**What you are asked to do**
From the entries, copy every line that carries the string "following".

Records from a data collection
- - -

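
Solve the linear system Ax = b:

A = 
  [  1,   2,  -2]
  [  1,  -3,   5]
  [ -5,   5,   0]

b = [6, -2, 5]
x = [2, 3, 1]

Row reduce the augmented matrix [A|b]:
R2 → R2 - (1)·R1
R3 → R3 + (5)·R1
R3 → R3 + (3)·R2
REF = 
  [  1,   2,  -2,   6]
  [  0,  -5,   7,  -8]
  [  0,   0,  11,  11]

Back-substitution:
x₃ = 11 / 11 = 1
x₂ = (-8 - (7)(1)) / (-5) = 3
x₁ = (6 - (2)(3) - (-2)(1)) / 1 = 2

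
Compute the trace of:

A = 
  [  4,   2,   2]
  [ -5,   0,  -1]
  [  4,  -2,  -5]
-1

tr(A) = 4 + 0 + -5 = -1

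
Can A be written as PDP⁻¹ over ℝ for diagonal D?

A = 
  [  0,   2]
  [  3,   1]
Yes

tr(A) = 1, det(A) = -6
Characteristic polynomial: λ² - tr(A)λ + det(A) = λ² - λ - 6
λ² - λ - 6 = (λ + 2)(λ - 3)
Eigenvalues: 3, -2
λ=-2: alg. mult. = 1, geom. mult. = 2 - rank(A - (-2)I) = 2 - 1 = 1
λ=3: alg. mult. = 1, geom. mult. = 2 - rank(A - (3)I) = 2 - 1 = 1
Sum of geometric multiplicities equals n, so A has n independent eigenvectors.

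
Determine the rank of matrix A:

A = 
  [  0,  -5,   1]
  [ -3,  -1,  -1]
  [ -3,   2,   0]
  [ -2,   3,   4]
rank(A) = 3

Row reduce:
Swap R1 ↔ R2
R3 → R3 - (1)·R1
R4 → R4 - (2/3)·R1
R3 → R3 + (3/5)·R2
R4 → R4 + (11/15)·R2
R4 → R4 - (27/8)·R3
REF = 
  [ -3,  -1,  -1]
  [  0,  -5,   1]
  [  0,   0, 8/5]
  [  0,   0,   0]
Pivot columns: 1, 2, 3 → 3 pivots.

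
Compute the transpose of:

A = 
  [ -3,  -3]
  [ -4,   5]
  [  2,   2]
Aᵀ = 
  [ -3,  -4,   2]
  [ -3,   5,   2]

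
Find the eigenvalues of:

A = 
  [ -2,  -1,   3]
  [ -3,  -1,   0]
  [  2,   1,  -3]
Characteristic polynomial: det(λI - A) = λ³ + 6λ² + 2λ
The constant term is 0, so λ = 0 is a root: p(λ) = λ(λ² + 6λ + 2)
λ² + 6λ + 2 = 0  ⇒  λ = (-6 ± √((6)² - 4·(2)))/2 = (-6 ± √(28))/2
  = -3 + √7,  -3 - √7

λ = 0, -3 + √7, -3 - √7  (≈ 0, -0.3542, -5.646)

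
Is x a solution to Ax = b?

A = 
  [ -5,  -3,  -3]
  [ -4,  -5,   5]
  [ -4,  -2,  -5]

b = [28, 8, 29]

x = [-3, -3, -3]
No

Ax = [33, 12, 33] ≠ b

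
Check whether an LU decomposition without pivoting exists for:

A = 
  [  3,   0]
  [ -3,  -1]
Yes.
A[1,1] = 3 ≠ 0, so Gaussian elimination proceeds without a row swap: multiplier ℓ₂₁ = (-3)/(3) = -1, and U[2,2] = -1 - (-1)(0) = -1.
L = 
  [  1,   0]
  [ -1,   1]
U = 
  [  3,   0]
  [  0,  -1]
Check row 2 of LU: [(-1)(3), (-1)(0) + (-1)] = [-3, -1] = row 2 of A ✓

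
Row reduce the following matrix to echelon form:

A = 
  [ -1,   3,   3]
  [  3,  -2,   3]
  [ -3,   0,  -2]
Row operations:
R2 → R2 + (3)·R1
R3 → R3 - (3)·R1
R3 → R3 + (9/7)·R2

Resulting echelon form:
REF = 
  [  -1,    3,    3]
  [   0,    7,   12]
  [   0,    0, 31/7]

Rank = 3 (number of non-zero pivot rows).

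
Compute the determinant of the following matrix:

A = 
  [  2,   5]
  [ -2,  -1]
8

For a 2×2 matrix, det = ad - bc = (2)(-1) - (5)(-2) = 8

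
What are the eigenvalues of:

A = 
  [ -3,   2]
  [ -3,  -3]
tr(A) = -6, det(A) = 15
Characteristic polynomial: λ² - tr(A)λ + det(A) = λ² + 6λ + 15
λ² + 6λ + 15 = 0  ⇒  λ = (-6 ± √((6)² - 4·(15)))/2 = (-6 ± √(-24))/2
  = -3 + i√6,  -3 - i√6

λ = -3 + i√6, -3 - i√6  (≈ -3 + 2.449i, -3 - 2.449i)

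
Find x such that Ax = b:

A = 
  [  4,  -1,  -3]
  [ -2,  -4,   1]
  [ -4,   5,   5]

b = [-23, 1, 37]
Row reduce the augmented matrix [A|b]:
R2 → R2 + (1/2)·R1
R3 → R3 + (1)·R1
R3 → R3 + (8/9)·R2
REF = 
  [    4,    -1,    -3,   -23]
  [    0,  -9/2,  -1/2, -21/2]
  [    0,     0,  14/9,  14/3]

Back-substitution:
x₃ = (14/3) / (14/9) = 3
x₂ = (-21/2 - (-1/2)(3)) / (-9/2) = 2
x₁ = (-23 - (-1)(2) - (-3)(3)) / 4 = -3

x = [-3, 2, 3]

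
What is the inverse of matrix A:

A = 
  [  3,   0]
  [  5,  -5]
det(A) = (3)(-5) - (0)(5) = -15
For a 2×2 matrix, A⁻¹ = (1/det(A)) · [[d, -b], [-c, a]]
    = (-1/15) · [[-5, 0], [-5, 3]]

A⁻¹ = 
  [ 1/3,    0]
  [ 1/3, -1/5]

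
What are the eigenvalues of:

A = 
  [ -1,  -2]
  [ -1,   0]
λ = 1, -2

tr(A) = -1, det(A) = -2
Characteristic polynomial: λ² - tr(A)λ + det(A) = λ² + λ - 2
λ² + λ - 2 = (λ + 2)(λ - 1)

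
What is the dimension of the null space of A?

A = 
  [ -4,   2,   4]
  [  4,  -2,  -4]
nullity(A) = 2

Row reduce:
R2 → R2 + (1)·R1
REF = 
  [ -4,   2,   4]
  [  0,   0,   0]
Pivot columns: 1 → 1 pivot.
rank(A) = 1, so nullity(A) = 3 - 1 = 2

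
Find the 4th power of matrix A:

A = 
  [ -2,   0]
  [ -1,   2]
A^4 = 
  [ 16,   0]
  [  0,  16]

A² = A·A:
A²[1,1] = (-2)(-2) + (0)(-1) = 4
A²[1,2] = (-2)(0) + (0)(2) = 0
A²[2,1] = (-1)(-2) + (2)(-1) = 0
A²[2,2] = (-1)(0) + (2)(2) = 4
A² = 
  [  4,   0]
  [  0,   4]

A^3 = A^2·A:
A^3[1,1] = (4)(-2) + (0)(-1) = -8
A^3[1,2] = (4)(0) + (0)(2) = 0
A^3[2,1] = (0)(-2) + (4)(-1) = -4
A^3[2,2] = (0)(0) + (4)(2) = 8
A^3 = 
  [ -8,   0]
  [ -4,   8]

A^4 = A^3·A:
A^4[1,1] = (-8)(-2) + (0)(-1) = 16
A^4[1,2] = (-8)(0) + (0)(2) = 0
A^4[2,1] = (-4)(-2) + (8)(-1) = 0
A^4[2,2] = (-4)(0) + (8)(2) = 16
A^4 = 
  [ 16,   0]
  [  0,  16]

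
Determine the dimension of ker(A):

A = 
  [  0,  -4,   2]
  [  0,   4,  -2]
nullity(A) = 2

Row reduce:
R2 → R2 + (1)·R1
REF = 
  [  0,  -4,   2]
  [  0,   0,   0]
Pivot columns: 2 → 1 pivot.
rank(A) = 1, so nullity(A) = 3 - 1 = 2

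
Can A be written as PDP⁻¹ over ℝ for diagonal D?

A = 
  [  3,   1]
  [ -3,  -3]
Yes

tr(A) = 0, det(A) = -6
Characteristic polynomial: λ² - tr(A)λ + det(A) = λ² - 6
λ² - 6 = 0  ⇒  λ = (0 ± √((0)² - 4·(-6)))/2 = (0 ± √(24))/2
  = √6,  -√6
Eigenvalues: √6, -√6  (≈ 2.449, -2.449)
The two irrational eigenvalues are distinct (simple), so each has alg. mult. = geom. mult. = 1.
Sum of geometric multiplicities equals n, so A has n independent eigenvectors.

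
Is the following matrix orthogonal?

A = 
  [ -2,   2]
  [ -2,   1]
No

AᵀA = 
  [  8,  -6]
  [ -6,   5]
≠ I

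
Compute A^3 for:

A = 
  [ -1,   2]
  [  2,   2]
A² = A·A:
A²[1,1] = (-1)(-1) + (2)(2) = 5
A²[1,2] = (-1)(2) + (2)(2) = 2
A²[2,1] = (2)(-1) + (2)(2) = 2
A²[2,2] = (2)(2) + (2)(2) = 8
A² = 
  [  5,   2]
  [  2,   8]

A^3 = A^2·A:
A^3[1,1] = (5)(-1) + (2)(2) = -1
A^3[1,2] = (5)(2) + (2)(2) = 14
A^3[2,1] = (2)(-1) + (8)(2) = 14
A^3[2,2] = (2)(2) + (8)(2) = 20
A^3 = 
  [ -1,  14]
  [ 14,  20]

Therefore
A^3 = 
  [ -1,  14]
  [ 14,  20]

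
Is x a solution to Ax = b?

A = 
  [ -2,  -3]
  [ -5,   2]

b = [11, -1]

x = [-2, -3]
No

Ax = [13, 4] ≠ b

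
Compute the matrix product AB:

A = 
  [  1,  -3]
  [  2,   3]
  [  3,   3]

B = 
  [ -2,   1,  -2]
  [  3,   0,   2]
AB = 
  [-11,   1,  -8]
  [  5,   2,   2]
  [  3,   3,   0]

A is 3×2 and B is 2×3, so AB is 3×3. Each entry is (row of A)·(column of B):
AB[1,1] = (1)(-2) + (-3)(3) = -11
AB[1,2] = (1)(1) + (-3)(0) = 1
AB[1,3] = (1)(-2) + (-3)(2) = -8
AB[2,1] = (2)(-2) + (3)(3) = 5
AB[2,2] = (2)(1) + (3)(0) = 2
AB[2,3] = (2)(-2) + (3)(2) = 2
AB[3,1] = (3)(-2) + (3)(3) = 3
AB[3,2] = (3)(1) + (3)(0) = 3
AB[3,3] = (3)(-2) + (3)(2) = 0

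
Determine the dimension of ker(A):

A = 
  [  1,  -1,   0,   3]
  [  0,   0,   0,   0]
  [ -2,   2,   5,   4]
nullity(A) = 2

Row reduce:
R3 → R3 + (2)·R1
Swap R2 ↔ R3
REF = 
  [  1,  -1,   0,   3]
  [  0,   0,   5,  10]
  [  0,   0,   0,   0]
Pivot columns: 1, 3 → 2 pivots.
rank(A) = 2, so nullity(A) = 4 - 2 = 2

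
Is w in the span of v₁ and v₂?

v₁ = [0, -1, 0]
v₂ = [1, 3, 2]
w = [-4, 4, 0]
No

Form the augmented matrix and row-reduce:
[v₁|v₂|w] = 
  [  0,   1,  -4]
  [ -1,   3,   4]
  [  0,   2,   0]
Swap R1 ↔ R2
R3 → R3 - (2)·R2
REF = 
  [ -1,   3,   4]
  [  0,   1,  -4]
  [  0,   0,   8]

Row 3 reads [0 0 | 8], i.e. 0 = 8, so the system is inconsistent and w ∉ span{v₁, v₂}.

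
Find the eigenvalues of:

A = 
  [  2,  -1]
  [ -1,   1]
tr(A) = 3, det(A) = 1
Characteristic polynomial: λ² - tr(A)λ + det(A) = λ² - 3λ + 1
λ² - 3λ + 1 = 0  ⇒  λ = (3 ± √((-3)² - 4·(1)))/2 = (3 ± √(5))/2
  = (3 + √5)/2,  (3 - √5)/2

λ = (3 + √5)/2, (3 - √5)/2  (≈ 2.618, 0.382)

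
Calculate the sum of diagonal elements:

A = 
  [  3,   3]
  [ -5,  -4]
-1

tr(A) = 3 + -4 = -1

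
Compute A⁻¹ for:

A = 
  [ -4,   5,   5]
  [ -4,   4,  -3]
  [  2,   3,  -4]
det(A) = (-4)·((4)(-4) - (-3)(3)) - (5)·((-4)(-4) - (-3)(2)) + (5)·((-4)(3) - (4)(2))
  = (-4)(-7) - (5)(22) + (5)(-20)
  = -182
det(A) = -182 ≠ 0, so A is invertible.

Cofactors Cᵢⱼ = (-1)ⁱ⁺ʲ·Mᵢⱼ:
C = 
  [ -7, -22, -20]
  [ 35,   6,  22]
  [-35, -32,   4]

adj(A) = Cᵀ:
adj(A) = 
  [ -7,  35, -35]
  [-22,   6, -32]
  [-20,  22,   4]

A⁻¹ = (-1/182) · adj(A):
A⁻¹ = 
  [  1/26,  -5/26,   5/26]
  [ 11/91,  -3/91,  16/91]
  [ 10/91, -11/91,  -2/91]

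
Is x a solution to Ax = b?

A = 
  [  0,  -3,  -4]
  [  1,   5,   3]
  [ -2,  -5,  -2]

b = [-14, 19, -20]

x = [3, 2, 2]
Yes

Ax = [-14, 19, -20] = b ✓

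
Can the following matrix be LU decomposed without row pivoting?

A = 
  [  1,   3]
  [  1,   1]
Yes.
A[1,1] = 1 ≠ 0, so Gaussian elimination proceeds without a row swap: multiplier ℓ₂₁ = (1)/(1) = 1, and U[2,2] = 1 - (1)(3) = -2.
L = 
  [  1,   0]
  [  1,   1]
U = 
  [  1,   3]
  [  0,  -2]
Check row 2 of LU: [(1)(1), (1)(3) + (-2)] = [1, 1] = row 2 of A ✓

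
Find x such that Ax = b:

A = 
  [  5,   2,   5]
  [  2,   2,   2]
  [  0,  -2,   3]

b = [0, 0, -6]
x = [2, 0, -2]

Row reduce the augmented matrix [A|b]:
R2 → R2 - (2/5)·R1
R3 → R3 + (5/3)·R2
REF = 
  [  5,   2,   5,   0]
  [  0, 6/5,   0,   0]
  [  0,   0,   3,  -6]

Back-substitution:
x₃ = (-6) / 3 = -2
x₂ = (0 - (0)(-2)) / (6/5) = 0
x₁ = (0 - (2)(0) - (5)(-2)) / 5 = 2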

- - -

**Result for this task**
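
Row reduce the following matrix to echelon form:
Compute the determinant of the following matrix:
Is the following matrix orthogonal?
Can the following matrix be LU decomposed without row pivoting?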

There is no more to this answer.